### GOAL OF THE EXERCISE:
Using the data beneath, show every line that includes the word "given".

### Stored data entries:
· · · ·

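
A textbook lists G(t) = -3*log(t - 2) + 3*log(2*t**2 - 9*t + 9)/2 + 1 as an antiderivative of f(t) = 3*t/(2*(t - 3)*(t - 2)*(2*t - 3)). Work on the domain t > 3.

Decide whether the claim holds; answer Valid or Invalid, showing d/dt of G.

Valid. The derivative of G reproduces f.

d/dt[G] = 3*t/(4*t**3 - 26*t**2 + 54*t - 36)
This equals f(t) exactly, so the claim holds.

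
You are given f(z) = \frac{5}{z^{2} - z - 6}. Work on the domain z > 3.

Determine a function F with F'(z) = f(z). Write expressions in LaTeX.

The denominator factors as \left(z - 3\right) \left(z + 2\right); partial fractions split f into directly integrable pieces: - \frac{1}{z + 2} + \frac{1}{z - 3}.
Check: d/dz[\log{\left(z - 3 \right)} - \log{\left(z + 2 \right)}] = \frac{5}{z^{2} - z - 6} = f(z).

An antiderivative is F(z) = \log{\left(z - 3 \right)} - \log{\left(z + 2 \right)}.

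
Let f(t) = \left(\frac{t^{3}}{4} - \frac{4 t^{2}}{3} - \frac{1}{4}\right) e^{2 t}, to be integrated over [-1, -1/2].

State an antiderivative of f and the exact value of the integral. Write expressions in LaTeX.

Recognize the product-rule pattern: f = u'v + uv' with u = \frac{t^{3}}{8} - \frac{41 t^{2}}{48} + \frac{41 t}{48} - \frac{53}{96}, v = e^{2 t}, so integration by parts undoes it.
F(t) = \frac{t^{3} e^{2 t}}{8} - \frac{41 t^{2} e^{2 t}}{48} + \frac{41 t e^{2 t}}{48} - \frac{53 e^{2 t}}{96} is an antiderivative of f.
Check: d/dt[\frac{t^{3} e^{2 t}}{8} - \frac{41 t^{2} e^{2 t}}{48} + \frac{41 t e^{2 t}}{48} - \frac{53 e^{2 t}}{96}] = \frac{t^{3} e^{2 t}}{4} - \frac{4 t^{2} e^{2 t}}{3} - \frac{e^{2 t}}{4}, which equals f(t).
F(-1/2) = - \frac{29}{24 e}; F(-1) = - \frac{229}{96 e^{2}}.
Integral = F(-1/2) - F(-1) = - \frac{29}{24 e} + \frac{229}{96 e^{2}}.

Antiderivative: F(t) = \frac{t^{3} e^{2 t}}{8} - \frac{41 t^{2} e^{2 t}}{48} + \frac{41 t e^{2 t}}{48} - \frac{53 e^{2 t}}{96}; value = - \frac{29}{24 e} + \frac{229}{96 e^{2}}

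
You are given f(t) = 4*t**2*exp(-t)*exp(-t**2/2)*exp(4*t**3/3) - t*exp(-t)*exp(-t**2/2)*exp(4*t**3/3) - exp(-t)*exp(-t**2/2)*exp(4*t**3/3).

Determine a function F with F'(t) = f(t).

The substitution u = 4*t**3/3 - t**2/2 - t works: f is exactly (dF/du)*(du/dt) for that inner function.
Check: d/dt[exp(4*t**3/3 - t**2/2 - t)] = 4*t**2*exp(-t)*exp(-t**2/2)*exp(4*t**3/3) - t*exp(-t)*exp(-t**2/2)*exp(4*t**3/3) - exp(-t)*exp(-t**2/2)*exp(4*t**3/3) = f(t).

An antiderivative is F(t) = exp(4*t**3/3 - t**2/2 - t).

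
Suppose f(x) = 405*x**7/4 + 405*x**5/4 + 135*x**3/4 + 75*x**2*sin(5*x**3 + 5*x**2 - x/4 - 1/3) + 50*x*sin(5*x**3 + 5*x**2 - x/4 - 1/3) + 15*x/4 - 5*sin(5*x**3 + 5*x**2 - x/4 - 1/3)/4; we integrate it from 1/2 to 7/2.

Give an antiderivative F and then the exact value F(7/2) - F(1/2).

The integrand splits into summands that can be handled one at a time.
F(x) = 405*x**8/32 + 135*x**6/8 + 135*x**4/16 + 15*x**2/8 - 5*cos(5*x**3 + 5*x**2 - x/4 - 1/3) is an antiderivative of f.
Check: d/dx[405*x**8/32 + 135*x**6/8 + 135*x**4/16 + 15*x**2/8 - 5*cos(5*x**3 + 5*x**2 - x/4 - 1/3)] = 405*x**7/4 + 405*x**5/4 + 135*x**3/4 + 75*x**2*sin(5*x**3 + 5*x**2 - x/4 - 1/3) + 50*x*sin(5*x**3 + 5*x**2 - x/4 - 1/3) + 15*x/4 - 5*sin(5*x**3 + 5*x**2 - x/4 - 1/3)/4 = f(x).
F(7/2) = 2599426725/8192 - 5*cos(3293/12); F(1/2) = 10725/8192 - 5*cos(17/12).
Integral = F(7/2) - F(1/2) = 5*cos(17/12) - 5*cos(3293/12) + 40615875/128.

Antiderivative: F(x) = 405*x**8/32 + 135*x**6/8 + 135*x**4/16 + 15*x**2/8 - 5*cos(5*x**3 + 5*x**2 - x/4 - 1/3); value = 5*cos(17/12) - 5*cos(3293/12) + 40615875/128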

· · · ·

### OUTPUT FOR THIS TASK:
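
You are given f(z) = \frac{5}{z^{2} - z - 6}. Work on the domain z > 3.
You are given f(t) = 4*t**2*exp(-t)*exp(-t**2/2)*exp(4*t**3/3) - t*exp(-t)*exp(-t**2/2)*exp(4*t**3/3) - exp(-t)*exp(-t**2/2)*exp(4*t**3/3).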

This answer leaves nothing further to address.